> [Entries shown]
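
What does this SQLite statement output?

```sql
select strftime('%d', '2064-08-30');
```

30

`%d` extracts the 2-digit day of month: 30.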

> [Description of the task] Copy out the whole listing above, leaving each line exactly as it stands.

> [Task response]
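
What does this SQLite statement output?

```sql
select strftime('%d', '2064-08-30');
```

30

`%d` extracts the 2-digit day of month: 30.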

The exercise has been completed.